====== RECORDS TO USE ======
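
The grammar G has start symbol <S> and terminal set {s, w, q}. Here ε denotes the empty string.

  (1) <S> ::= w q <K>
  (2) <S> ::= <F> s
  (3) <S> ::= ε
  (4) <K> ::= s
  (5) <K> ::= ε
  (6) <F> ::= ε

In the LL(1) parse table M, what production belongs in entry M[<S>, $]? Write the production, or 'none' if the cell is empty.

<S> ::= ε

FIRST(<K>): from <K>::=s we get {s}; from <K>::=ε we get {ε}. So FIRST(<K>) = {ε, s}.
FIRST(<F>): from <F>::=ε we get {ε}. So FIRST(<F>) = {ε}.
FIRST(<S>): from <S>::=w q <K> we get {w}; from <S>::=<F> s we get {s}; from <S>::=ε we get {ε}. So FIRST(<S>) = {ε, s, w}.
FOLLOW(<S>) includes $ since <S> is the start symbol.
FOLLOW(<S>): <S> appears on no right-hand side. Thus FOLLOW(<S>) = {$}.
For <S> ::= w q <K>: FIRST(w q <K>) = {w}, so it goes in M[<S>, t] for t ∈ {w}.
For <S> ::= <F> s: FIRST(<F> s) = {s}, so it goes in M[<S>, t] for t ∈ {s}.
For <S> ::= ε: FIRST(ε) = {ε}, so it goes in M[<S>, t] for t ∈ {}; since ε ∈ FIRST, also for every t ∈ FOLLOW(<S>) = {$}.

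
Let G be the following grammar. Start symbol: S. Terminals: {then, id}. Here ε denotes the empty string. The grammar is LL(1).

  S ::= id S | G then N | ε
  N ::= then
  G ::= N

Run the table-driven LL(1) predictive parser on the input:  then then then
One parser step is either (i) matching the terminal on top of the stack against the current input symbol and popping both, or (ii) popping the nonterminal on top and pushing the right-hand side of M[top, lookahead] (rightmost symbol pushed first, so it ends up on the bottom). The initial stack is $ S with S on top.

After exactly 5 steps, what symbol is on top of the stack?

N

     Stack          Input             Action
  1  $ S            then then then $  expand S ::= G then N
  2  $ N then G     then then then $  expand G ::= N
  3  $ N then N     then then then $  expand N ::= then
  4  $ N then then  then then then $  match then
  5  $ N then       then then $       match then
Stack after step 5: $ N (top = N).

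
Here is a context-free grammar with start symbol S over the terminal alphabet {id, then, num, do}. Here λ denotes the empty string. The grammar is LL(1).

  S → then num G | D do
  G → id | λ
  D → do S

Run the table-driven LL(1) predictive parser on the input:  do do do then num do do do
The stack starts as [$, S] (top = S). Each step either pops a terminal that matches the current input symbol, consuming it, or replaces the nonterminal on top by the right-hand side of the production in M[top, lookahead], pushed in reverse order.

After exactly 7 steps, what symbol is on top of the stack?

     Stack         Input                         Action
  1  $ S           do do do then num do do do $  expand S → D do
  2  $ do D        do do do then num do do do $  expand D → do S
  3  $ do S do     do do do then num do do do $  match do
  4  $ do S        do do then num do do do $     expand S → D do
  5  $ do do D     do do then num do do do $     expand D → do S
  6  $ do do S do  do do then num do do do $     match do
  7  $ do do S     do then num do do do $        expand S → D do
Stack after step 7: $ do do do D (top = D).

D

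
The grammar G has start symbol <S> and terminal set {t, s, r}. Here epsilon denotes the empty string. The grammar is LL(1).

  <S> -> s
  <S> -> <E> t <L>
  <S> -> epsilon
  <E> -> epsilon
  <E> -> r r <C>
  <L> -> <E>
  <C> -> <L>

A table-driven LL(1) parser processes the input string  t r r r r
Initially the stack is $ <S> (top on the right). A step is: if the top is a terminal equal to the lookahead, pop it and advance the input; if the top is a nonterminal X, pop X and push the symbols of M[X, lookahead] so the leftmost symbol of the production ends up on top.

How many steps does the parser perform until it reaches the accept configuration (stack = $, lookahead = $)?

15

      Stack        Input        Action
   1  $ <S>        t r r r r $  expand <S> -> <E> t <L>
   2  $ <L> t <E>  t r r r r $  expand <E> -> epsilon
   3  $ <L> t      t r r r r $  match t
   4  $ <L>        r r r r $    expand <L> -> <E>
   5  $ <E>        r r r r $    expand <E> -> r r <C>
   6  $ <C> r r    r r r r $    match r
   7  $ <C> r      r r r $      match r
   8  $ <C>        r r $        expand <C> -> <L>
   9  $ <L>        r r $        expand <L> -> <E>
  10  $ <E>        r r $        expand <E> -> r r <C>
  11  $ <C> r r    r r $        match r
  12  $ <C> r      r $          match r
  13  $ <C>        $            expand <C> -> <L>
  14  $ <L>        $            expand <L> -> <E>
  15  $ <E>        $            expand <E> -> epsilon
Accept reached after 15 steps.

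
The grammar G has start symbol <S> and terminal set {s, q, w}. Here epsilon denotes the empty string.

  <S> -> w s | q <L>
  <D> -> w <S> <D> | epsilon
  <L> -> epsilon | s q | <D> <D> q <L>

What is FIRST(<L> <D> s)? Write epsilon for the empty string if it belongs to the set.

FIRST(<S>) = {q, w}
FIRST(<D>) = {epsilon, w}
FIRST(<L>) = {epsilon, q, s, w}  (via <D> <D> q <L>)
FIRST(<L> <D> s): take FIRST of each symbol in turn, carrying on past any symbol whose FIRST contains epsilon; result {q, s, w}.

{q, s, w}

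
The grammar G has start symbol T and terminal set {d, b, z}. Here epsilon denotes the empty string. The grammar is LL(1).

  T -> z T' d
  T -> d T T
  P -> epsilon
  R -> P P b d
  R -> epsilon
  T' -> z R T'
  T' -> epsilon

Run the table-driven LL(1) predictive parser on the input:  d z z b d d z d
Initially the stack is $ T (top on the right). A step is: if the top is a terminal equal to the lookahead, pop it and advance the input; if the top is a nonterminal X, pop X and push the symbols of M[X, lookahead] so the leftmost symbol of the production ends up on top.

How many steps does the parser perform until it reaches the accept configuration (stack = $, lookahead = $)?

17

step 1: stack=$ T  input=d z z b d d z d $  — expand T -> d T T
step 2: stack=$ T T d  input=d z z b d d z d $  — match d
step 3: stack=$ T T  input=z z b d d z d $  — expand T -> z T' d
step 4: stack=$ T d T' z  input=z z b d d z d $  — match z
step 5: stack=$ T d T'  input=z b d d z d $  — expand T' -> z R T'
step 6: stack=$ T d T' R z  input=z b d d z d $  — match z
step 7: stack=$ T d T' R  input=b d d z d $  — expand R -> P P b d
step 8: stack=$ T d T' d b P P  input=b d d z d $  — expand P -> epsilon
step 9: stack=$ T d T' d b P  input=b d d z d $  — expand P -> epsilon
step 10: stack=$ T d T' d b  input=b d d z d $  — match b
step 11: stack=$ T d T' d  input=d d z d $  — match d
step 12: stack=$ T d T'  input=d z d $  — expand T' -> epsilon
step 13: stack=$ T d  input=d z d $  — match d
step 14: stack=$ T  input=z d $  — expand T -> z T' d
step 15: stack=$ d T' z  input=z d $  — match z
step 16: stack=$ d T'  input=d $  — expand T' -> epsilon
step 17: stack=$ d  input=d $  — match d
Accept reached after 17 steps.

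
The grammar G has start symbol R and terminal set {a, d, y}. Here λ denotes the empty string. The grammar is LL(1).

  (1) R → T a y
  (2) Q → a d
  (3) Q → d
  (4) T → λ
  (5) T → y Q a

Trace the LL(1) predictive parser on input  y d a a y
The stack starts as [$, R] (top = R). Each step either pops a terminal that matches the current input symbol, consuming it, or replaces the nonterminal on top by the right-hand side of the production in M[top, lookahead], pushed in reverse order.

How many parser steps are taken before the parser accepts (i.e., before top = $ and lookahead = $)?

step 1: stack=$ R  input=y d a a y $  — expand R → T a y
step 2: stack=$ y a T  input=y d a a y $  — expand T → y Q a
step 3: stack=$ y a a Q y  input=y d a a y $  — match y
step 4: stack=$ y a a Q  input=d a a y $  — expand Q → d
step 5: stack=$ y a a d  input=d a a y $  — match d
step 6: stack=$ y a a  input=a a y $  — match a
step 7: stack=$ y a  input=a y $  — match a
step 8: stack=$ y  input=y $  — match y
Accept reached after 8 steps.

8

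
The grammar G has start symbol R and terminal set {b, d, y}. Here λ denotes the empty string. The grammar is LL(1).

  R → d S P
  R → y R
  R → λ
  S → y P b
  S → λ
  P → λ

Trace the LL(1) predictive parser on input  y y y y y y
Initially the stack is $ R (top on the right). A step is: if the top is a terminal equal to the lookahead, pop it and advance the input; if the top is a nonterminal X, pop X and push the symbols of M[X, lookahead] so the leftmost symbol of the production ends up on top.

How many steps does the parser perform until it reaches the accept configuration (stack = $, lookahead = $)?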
======
**PROMPT:**
Wherever the string "driven" occurs in the records, copy the line it is in.

**RESPONSE AREA:**
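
Run the table-driven LL(1) predictive parser on the input:  then then then
Run the table-driven LL(1) predictive parser on the input:  do do do then num do do do
A table-driven LL(1) parser processes the input string  t r r r r
Run the table-driven LL(1) predictive parser on the input:  d z z b d d z d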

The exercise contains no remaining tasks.